Task details -> Below are the entries to work from; restate word for word the portion that opens with the line containing "min(0.3, 0.028) = 0.028" and closes with the line containing "0.0662 ? 0.0077(fill in >, <, or == )>", keeping both.

Excerpts from a dataset
======
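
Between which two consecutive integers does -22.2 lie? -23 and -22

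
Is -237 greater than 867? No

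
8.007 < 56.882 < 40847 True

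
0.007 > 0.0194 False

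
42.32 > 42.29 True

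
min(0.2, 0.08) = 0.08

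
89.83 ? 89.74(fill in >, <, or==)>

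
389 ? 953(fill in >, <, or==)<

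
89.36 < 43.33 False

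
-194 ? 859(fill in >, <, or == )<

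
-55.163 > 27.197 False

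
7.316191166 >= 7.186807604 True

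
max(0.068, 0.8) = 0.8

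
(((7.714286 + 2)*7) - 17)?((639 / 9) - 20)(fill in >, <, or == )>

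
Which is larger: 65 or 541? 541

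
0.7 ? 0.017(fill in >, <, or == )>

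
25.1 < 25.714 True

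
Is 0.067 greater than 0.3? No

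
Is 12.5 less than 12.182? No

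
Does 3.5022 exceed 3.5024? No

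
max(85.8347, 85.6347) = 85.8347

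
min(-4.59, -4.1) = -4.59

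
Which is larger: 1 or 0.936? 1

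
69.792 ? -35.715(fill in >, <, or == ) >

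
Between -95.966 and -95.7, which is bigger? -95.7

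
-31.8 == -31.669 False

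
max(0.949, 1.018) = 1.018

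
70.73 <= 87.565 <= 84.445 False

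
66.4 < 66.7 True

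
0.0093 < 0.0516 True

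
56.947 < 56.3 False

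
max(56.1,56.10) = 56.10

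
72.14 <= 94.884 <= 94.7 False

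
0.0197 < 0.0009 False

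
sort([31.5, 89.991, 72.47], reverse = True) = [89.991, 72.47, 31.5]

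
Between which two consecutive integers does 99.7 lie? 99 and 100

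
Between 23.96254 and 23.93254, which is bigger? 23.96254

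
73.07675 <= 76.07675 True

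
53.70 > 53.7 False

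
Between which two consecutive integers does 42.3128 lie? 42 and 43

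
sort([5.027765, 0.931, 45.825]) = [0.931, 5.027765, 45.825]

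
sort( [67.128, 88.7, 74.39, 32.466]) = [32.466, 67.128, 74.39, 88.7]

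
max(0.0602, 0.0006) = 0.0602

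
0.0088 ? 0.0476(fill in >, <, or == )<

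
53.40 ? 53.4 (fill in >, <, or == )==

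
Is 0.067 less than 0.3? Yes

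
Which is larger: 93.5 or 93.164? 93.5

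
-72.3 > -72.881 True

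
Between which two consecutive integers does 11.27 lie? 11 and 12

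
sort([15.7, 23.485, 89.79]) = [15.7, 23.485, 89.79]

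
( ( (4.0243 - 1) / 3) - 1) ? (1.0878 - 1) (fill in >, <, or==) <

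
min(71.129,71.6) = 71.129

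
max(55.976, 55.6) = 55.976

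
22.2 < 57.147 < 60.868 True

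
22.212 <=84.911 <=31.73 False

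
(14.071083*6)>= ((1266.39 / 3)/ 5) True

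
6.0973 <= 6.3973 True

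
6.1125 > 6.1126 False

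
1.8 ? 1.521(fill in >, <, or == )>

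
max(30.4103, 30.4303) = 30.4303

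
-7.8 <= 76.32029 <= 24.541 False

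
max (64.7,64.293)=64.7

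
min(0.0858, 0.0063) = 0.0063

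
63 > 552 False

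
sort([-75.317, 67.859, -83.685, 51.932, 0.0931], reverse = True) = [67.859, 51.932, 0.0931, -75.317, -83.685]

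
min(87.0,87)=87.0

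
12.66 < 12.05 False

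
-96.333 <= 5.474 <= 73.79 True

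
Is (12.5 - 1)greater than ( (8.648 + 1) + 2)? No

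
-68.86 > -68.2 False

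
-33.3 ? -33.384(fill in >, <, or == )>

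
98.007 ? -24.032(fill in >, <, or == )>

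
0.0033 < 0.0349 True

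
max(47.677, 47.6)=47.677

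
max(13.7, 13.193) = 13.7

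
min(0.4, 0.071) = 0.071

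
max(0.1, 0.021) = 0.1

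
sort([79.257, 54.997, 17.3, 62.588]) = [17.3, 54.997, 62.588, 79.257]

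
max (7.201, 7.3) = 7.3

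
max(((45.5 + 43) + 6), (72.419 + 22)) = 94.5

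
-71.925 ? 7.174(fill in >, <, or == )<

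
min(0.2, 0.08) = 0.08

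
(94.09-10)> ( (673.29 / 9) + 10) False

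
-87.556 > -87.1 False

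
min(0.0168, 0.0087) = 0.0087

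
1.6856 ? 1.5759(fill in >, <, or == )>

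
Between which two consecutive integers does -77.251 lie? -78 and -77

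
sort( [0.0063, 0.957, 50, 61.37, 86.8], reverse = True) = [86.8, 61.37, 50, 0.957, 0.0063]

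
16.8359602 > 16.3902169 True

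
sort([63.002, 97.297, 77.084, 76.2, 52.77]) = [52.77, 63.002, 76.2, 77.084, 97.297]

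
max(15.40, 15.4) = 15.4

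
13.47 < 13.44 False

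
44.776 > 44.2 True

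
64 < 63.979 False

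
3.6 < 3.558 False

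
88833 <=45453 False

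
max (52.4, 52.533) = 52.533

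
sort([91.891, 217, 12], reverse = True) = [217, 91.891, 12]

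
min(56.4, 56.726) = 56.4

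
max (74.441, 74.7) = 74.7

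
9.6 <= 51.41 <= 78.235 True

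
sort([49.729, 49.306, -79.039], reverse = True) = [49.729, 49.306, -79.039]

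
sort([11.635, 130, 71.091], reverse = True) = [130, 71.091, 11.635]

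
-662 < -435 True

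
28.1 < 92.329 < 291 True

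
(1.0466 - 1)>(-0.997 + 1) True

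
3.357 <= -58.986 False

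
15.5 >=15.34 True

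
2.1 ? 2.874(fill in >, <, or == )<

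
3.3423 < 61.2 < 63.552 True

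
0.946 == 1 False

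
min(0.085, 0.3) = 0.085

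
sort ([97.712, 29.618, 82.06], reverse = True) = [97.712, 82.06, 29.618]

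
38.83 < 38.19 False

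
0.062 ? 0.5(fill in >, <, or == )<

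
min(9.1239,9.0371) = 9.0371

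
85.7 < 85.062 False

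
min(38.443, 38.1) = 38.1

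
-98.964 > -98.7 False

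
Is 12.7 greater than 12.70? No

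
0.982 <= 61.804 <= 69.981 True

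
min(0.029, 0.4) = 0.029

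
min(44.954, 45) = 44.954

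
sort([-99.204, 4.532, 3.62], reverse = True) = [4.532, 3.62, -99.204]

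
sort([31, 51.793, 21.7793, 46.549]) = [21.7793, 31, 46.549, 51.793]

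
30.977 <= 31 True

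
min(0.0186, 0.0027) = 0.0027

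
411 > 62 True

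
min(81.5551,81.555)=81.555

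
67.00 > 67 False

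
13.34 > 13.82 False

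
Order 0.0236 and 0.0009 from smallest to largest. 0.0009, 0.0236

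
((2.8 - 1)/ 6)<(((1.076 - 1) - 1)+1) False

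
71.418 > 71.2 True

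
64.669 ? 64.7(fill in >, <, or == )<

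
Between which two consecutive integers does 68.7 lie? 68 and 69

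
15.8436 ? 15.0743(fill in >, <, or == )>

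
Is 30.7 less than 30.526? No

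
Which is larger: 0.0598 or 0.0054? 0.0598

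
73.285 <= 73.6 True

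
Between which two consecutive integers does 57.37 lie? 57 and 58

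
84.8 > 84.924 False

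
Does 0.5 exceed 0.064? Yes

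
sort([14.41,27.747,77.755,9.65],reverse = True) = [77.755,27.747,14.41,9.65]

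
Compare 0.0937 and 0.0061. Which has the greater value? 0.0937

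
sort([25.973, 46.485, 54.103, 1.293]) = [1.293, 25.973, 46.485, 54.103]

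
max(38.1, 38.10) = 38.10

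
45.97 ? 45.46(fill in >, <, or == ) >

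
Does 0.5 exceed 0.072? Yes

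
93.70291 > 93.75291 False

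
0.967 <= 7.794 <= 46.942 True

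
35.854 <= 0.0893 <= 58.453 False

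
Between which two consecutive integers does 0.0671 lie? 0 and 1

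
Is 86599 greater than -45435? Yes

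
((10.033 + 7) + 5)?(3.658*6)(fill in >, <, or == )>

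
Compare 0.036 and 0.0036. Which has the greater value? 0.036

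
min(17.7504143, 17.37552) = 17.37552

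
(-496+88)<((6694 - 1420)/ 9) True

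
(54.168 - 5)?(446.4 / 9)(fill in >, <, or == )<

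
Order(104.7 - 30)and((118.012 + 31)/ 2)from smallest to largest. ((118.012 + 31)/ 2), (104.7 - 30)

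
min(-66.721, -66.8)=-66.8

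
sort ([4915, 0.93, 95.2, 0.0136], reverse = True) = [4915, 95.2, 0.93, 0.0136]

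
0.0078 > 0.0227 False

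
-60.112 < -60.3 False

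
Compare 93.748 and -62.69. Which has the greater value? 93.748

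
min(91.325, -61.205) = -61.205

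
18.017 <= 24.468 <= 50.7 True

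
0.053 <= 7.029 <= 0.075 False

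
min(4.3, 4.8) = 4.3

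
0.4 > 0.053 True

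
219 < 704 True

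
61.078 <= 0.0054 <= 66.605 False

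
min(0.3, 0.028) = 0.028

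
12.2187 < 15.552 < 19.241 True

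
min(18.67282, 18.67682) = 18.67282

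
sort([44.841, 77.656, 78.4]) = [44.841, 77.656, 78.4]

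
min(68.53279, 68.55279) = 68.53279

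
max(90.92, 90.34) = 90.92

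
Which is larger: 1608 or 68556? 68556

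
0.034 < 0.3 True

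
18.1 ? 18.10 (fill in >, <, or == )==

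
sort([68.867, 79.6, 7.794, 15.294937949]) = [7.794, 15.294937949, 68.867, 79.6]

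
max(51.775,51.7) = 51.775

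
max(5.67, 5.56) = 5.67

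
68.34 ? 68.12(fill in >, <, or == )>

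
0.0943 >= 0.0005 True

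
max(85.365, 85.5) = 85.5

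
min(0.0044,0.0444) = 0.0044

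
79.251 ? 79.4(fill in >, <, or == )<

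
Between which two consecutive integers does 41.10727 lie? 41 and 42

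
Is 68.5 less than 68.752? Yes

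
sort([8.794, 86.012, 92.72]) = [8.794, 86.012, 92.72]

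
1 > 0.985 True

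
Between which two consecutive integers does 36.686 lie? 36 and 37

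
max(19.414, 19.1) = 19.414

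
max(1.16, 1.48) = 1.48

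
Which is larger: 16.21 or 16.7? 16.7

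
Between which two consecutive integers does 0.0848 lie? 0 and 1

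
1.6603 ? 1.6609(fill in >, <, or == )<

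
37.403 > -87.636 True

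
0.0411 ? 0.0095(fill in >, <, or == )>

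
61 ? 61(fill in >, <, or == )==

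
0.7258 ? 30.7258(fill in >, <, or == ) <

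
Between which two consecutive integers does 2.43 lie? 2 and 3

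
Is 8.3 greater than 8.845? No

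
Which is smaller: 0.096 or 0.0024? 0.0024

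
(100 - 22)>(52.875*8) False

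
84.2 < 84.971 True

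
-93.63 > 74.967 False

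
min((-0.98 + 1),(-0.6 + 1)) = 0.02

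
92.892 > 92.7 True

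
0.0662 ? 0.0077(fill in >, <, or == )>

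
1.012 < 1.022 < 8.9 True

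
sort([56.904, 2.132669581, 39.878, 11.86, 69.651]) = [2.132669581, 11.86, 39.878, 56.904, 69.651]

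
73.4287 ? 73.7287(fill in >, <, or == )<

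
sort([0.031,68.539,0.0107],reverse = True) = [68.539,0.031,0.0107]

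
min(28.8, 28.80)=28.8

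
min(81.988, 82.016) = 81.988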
======
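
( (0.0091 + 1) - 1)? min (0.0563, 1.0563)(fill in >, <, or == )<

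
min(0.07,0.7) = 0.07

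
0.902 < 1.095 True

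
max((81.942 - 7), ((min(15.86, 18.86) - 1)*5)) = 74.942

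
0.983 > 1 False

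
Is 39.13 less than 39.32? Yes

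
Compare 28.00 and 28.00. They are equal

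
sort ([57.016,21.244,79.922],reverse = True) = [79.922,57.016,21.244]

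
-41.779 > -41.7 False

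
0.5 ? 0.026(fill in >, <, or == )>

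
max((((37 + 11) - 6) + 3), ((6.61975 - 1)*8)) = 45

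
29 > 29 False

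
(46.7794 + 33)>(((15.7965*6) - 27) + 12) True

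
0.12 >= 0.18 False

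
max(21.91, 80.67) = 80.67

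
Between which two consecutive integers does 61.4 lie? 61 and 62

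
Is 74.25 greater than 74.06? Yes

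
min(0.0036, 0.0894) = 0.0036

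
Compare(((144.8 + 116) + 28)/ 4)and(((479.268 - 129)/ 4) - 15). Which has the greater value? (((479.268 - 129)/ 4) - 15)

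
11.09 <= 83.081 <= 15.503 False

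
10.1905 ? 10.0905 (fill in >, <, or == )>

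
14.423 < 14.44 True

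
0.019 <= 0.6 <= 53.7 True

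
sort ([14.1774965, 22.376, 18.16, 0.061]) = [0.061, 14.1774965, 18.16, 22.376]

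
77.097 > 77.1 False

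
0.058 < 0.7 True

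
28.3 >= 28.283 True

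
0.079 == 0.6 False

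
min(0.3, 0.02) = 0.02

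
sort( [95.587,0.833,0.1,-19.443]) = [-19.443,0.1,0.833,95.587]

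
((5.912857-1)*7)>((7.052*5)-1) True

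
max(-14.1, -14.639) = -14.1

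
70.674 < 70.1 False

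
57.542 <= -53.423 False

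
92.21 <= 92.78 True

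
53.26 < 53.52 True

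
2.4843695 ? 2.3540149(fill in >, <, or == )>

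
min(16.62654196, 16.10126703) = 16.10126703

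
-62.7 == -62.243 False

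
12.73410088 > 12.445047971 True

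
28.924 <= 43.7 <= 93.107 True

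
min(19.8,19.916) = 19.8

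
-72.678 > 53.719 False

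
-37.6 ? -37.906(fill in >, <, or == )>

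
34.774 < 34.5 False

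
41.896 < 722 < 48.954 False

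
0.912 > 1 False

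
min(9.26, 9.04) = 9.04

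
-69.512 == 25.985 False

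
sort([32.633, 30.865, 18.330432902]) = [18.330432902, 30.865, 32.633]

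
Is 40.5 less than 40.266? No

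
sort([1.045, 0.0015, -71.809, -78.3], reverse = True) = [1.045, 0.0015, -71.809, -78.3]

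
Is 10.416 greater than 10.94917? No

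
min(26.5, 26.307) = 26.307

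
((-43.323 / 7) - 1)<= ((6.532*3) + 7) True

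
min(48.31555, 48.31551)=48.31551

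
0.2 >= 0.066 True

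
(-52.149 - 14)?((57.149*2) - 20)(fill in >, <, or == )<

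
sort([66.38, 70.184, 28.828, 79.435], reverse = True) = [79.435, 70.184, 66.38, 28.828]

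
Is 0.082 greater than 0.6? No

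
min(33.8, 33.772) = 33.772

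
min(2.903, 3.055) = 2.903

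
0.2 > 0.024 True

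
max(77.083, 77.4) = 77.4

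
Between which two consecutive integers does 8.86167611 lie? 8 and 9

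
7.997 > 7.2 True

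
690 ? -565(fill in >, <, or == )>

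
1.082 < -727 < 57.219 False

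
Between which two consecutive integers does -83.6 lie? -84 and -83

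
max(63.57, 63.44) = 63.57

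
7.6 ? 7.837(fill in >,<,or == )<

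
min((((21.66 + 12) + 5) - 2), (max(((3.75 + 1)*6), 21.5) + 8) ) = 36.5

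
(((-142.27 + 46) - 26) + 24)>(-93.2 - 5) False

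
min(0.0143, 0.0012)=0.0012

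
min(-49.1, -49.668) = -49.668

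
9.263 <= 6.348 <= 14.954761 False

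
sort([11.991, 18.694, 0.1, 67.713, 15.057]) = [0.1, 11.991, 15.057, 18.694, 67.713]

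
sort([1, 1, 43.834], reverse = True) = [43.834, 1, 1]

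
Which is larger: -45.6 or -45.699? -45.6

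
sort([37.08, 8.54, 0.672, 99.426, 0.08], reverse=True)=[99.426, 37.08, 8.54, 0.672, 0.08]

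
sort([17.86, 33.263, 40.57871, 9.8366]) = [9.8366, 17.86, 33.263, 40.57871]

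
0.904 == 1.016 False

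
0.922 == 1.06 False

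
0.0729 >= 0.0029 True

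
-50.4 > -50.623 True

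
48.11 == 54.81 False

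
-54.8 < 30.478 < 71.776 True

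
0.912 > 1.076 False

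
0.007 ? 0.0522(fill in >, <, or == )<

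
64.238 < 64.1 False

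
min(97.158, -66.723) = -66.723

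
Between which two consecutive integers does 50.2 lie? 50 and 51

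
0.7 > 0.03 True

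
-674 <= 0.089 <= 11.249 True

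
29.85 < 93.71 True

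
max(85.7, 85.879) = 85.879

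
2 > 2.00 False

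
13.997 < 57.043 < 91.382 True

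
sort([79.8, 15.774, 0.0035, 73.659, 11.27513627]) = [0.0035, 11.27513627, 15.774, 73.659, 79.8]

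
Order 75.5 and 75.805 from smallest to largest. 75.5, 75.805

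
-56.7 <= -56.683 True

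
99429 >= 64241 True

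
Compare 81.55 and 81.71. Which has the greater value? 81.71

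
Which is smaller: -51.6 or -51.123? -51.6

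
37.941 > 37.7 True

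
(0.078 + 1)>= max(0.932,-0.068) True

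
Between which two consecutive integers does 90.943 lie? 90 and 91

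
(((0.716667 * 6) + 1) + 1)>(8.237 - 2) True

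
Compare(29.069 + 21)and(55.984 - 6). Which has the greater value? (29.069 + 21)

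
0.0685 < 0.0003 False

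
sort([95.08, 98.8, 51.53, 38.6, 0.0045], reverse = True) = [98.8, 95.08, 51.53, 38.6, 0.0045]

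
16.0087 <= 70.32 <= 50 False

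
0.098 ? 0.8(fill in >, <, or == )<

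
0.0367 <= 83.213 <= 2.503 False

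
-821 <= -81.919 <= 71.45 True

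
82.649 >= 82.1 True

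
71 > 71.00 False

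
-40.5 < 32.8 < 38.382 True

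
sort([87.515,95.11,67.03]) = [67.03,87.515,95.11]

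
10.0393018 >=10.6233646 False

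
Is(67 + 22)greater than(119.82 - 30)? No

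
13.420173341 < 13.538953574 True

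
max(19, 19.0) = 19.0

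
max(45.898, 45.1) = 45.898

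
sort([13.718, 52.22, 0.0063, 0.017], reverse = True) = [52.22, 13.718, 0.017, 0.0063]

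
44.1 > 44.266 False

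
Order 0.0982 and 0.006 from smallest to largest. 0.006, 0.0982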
======
Exercise response ->
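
min(0.3, 0.028) = 0.028

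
12.2187 < 15.552 < 19.241 True

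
min(18.67282, 18.67682) = 18.67282

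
sort([44.841, 77.656, 78.4]) = [44.841, 77.656, 78.4]

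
min(68.53279, 68.55279) = 68.53279

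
max(90.92, 90.34) = 90.92

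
Which is larger: 1608 or 68556? 68556

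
0.034 < 0.3 True

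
18.1 ? 18.10 (fill in >, <, or == )==

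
sort([68.867, 79.6, 7.794, 15.294937949]) = [7.794, 15.294937949, 68.867, 79.6]

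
max(51.775,51.7) = 51.775

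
max(5.67, 5.56) = 5.67

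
68.34 ? 68.12(fill in >, <, or == )>

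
0.0943 >= 0.0005 True

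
max(85.365, 85.5) = 85.5

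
min(0.0044,0.0444) = 0.0044

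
79.251 ? 79.4(fill in >, <, or == )<

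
Between which two consecutive integers does 41.10727 lie? 41 and 42

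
Is 68.5 less than 68.752? Yes

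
sort([8.794, 86.012, 92.72]) = [8.794, 86.012, 92.72]

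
1 > 0.985 True

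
Between which two consecutive integers does 36.686 lie? 36 and 37

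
max(19.414, 19.1) = 19.414

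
max(1.16, 1.48) = 1.48

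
Which is larger: 16.21 or 16.7? 16.7

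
Between which two consecutive integers does 0.0848 lie? 0 and 1

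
1.6603 ? 1.6609(fill in >, <, or == )<

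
37.403 > -87.636 True

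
0.0411 ? 0.0095(fill in >, <, or == )>

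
61 ? 61(fill in >, <, or == )==

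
0.7258 ? 30.7258(fill in >, <, or == ) <

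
Between which two consecutive integers does 2.43 lie? 2 and 3

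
Is 8.3 greater than 8.845? No

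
Which is smaller: 0.096 or 0.0024? 0.0024

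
(100 - 22)>(52.875*8) False

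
84.2 < 84.971 True

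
-93.63 > 74.967 False

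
min((-0.98 + 1),(-0.6 + 1)) = 0.02

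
92.892 > 92.7 True

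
0.0662 ? 0.0077(fill in >, <, or == )>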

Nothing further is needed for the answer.